Material shown section start
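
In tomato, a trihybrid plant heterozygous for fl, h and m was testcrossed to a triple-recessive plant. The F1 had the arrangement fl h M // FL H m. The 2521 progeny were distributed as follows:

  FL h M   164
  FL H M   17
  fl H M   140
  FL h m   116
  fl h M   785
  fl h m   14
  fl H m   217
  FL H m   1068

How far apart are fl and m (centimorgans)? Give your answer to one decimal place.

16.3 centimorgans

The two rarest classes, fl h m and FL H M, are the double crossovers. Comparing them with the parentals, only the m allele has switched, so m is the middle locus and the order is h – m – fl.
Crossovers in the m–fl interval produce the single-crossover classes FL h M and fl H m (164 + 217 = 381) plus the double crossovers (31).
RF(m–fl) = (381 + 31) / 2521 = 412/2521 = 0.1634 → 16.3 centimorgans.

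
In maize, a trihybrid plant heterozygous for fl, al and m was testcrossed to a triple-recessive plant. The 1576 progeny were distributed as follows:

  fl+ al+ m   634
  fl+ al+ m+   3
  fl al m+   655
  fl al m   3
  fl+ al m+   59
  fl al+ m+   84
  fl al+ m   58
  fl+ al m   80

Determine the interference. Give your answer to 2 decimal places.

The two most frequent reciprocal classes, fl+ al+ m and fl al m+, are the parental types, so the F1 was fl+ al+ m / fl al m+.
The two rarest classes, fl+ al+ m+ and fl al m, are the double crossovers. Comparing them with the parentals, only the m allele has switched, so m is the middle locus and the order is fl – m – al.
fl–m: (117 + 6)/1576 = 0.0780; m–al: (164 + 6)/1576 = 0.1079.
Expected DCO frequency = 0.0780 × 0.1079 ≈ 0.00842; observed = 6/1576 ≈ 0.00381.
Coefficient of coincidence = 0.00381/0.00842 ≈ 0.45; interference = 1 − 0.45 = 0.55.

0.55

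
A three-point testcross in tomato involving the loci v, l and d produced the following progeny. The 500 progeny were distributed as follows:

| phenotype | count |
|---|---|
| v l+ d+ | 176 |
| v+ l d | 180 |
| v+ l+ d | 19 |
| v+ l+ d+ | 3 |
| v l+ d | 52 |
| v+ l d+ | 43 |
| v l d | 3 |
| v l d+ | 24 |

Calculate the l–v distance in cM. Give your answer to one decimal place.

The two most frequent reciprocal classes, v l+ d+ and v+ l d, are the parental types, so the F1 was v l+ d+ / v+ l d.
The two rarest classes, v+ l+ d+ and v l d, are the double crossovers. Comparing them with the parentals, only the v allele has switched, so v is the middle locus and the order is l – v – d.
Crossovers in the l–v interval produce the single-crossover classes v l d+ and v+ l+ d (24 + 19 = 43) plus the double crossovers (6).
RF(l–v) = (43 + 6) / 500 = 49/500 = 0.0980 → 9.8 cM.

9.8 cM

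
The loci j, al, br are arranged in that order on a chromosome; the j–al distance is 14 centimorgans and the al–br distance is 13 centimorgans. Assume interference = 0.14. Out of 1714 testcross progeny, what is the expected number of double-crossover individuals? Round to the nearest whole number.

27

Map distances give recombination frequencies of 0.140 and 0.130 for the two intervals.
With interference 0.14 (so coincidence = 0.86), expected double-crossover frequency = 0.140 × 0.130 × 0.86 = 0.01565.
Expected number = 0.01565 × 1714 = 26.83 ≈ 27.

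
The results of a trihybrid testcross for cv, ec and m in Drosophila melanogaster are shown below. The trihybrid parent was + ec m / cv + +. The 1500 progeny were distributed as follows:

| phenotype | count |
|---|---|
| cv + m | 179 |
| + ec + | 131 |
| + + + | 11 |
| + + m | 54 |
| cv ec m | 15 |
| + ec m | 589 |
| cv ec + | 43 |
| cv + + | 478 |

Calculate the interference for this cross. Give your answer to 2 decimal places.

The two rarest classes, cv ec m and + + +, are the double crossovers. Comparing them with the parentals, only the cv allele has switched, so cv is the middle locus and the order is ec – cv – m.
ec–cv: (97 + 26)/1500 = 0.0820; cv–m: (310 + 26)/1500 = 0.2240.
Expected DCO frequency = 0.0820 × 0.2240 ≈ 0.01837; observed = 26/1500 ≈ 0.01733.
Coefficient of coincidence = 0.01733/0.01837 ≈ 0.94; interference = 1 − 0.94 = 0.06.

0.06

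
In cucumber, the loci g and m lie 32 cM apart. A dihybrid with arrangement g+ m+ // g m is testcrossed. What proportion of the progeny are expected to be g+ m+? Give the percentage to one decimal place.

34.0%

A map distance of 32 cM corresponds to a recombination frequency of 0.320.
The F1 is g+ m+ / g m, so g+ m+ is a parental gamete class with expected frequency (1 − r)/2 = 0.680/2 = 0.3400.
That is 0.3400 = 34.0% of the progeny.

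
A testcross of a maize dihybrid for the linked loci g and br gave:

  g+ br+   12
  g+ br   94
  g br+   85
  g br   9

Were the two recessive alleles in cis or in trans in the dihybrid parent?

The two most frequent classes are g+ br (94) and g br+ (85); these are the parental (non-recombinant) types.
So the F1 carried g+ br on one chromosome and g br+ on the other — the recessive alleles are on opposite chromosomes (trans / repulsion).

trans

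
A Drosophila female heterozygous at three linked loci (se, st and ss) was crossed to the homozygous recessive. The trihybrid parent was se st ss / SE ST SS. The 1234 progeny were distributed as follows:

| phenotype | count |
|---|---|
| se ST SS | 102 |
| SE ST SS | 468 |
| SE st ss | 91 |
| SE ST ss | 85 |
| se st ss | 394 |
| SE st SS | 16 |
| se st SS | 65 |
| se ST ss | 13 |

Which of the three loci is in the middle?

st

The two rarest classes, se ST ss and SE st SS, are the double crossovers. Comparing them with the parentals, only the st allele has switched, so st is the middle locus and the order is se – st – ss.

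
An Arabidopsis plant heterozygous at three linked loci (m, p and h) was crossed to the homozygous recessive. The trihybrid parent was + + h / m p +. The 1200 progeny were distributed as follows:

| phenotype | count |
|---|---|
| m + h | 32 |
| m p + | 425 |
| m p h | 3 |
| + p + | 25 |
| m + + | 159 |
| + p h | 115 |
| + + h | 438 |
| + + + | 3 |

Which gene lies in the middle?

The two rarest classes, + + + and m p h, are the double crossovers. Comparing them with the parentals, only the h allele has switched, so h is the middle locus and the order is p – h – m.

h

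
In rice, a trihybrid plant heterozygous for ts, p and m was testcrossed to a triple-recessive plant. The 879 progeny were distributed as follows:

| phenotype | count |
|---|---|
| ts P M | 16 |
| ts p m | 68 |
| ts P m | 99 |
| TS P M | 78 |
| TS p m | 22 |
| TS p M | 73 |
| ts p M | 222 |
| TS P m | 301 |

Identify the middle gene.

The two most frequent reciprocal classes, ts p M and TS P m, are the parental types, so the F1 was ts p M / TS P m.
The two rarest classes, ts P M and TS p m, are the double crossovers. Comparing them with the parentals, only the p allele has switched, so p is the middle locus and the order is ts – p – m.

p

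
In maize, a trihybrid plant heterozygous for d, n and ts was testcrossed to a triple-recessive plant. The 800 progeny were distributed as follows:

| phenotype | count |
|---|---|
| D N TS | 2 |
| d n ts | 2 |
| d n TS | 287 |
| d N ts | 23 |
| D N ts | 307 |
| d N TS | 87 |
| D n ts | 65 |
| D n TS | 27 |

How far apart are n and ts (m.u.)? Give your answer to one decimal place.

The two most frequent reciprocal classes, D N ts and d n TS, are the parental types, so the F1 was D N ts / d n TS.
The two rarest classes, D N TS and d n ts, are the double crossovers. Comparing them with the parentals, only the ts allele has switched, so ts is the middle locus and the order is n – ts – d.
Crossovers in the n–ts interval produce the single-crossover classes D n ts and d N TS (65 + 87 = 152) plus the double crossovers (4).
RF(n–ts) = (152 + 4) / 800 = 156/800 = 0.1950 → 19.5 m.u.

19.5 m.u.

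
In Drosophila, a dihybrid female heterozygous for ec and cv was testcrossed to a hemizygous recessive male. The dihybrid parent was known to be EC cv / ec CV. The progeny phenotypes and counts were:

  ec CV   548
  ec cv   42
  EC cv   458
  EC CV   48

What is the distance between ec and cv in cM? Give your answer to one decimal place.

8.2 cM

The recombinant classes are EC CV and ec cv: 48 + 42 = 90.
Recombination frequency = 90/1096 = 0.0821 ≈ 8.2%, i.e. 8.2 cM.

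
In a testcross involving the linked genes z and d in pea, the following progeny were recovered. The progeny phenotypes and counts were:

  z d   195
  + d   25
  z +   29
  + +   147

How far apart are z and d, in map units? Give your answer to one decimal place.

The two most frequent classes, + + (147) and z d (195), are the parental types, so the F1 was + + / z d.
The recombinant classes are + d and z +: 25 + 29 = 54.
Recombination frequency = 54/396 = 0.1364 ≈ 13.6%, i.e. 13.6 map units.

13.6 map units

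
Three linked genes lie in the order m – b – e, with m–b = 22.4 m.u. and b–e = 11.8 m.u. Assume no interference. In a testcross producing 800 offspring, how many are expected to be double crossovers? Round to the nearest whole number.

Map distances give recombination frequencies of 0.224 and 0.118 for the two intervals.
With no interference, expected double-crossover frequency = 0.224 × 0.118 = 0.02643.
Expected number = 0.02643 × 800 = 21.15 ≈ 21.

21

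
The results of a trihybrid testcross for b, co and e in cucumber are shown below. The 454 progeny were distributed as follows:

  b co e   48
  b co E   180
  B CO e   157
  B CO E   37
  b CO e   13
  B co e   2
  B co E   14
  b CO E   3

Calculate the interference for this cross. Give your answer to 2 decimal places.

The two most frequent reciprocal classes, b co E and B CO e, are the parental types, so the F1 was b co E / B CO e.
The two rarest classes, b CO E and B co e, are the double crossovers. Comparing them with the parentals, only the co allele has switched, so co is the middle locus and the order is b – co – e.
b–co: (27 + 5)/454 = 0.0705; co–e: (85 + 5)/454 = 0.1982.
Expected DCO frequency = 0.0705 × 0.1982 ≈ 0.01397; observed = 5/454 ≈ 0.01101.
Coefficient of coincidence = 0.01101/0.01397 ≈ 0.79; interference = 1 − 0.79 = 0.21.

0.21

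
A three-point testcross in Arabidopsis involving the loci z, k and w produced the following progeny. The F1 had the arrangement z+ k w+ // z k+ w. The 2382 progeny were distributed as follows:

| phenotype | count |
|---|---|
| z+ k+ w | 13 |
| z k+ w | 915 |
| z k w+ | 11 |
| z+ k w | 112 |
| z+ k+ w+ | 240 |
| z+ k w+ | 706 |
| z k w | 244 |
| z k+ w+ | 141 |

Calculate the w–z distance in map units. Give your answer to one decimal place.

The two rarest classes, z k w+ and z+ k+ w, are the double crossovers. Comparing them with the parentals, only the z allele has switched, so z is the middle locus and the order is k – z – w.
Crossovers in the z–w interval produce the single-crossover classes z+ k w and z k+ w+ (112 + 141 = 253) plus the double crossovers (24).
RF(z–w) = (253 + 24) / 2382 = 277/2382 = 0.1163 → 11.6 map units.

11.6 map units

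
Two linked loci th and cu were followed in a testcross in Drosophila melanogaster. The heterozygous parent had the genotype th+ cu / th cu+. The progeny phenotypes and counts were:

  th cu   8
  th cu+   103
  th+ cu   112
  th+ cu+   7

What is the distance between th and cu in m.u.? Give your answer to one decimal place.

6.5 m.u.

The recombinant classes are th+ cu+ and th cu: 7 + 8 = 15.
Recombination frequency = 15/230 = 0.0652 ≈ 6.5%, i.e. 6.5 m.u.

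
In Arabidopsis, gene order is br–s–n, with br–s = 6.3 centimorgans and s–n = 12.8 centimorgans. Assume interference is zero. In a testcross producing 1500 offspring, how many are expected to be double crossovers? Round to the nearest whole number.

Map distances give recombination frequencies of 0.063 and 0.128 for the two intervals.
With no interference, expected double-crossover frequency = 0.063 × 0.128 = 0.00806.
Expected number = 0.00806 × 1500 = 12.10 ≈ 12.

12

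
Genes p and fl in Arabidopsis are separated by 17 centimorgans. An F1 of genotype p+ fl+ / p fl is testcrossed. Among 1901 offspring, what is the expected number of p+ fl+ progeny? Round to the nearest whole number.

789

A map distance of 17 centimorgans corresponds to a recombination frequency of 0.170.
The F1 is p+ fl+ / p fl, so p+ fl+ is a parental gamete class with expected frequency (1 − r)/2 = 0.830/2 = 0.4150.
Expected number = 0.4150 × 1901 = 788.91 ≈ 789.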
Material shown section end
Work required: Filter on the word "point": copy each matching line from the entries above.

Answer box:
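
A three-point testcross in tomato involving the loci v, l and d produced the following progeny. The 500 progeny were distributed as follows:
A three-point testcross in Arabidopsis involving the loci z, k and w produced the following progeny. The F1 had the arrangement z+ k w+ // z k+ w. The 2382 progeny were distributed as follows: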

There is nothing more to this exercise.